WHAT THE EXERCISE ASKS
Output the listing below in full, exactly as written.

MATERIAL SUPPLIED
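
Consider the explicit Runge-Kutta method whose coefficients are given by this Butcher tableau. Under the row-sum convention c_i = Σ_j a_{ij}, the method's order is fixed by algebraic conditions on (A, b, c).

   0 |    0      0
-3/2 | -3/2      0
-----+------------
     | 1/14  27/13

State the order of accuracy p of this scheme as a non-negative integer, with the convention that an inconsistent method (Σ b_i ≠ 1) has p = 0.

b = (1/14, 27/13)
c = (0, -3/2)
Σ b_i: 1/14·1 + 27/13·1 = 391/182 ≠ 1 ⇒ order 0.

0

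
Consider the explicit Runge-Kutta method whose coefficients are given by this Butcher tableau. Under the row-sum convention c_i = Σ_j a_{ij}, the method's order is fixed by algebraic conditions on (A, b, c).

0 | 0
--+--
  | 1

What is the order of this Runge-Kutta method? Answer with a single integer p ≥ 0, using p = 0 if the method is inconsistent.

1

b = (1)
c = (0)
Σ b_i: 1·1 = 1 ✓; 1 stage ⇒ order 1.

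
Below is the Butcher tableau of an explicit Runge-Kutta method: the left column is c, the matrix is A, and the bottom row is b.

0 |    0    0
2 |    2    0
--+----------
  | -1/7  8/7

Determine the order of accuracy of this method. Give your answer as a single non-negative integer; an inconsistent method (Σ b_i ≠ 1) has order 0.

1

b = (-1/7, 8/7)
c = (0, 2)
Σ b_i: (-1/7)·1 + 8/7·1 = 1 ✓
b·c: 8/7·2 = 16/7 ≠ 1/2 ⇒ order 1.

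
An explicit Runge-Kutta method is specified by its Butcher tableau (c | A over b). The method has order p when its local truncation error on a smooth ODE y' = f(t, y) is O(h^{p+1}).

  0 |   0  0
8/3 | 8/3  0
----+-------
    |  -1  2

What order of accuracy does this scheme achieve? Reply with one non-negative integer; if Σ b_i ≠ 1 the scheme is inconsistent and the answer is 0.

b = (-1, 2)
c = (0, 8/3)
Σ b_i: (-1)·1 + 2·1 = 1 ✓
b·c: 2·8/3 = 16/3 ≠ 1/2 ⇒ order 1.

1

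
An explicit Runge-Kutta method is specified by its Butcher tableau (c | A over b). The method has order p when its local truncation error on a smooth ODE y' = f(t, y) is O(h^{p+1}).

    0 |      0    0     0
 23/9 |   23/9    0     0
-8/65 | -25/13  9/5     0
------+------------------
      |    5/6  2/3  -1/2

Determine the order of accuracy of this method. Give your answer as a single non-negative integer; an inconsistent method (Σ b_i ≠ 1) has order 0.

1

b = (5/6, 2/3, -1/2)
c = (0, 23/9, -8/65)
Ac = (0, 0, 23/5)
Σ b_i: 5/6·1 + 2/3·1 + (-1/2)·1 = 1 ✓
b·c: 2/3·23/9 + (-1/2)·(-8/65) = 3098/1755 ≠ 1/2 ⇒ order 1.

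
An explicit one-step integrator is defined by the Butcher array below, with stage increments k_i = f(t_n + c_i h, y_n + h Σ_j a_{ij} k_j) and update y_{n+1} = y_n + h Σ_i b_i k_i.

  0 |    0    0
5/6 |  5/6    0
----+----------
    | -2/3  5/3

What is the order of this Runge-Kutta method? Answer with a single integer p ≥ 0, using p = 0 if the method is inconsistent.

b = (-2/3, 5/3)
c = (0, 5/6)
Σ b_i: (-2/3)·1 + 5/3·1 = 1 ✓
b·c: 5/3·5/6 = 25/18 ≠ 1/2 ⇒ order 1.

1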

WRITTEN SOLUTION
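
Consider the explicit Runge-Kutta method whose coefficients are given by this Butcher tableau. Under the row-sum convention c_i = Σ_j a_{ij}, the method's order is fixed by algebraic conditions on (A, b, c).

   0 |    0      0
-3/2 | -3/2      0
-----+------------
     | 1/14  27/13

State the order of accuracy p of this scheme as a non-negative integer, with the convention that an inconsistent method (Σ b_i ≠ 1) has p = 0.

b = (1/14, 27/13)
c = (0, -3/2)
Σ b_i: 1/14·1 + 27/13·1 = 391/182 ≠ 1 ⇒ order 0.

0

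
Consider the explicit Runge-Kutta method whose coefficients are given by this Butcher tableau. Under the row-sum convention c_i = Σ_j a_{ij}, the method's order is fixed by algebraic conditions on (A, b, c).

0 | 0
--+--
  | 1

What is the order of this Runge-Kutta method? Answer with a single integer p ≥ 0, using p = 0 if the method is inconsistent.

1

b = (1)
c = (0)
Σ b_i: 1·1 = 1 ✓; 1 stage ⇒ order 1.

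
Below is the Butcher tableau of an explicit Runge-Kutta method: the left column is c, the matrix is A, and the bottom row is b.

0 |    0    0
2 |    2    0
--+----------
  | -1/7  8/7

Determine the order of accuracy of this method. Give your answer as a single non-negative integer; an inconsistent method (Σ b_i ≠ 1) has order 0.

1

b = (-1/7, 8/7)
c = (0, 2)
Σ b_i: (-1/7)·1 + 8/7·1 = 1 ✓
b·c: 8/7·2 = 16/7 ≠ 1/2 ⇒ order 1.

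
An explicit Runge-Kutta method is specified by its Butcher tableau (c | A over b). The method has order p when its local truncation error on a smooth ODE y' = f(t, y) is O(h^{p+1}).

  0 |   0  0
8/3 | 8/3  0
----+-------
    |  -1  2

What order of accuracy does this scheme achieve? Reply with one non-negative integer; if Σ b_i ≠ 1 the scheme is inconsistent and the answer is 0.

b = (-1, 2)
c = (0, 8/3)
Σ b_i: (-1)·1 + 2·1 = 1 ✓
b·c: 2·8/3 = 16/3 ≠ 1/2 ⇒ order 1.

1

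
An explicit Runge-Kutta method is specified by its Butcher tableau (c | A over b). The method has order p when its local truncation error on a smooth ODE y' = f(t, y) is O(h^{p+1}).

    0 |      0    0     0
 23/9 |   23/9    0     0
-8/65 | -25/13  9/5     0
------+------------------
      |    5/6  2/3  -1/2

Determine the order of accuracy of this method. Give your answer as a single non-negative integer; an inconsistent method (Σ b_i ≠ 1) has order 0.

1

b = (5/6, 2/3, -1/2)
c = (0, 23/9, -8/65)
Ac = (0, 0, 23/5)
Σ b_i: 5/6·1 + 2/3·1 + (-1/2)·1 = 1 ✓
b·c: 2/3·23/9 + (-1/2)·(-8/65) = 3098/1755 ≠ 1/2 ⇒ order 1.

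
An explicit one-step integrator is defined by the Butcher array below, with stage increments k_i = f(t_n + c_i h, y_n + h Σ_j a_{ij} k_j) and update y_{n+1} = y_n + h Σ_i b_i k_i.

  0 |    0    0
5/6 |  5/6    0
----+----------
    | -2/3  5/3

What is the order of this Runge-Kutta method? Answer with a single integer p ≥ 0, using p = 0 if the method is inconsistent.

b = (-2/3, 5/3)
c = (0, 5/6)
Σ b_i: (-2/3)·1 + 5/3·1 = 1 ✓
b·c: 5/3·5/6 = 25/18 ≠ 1/2 ⇒ order 1.

1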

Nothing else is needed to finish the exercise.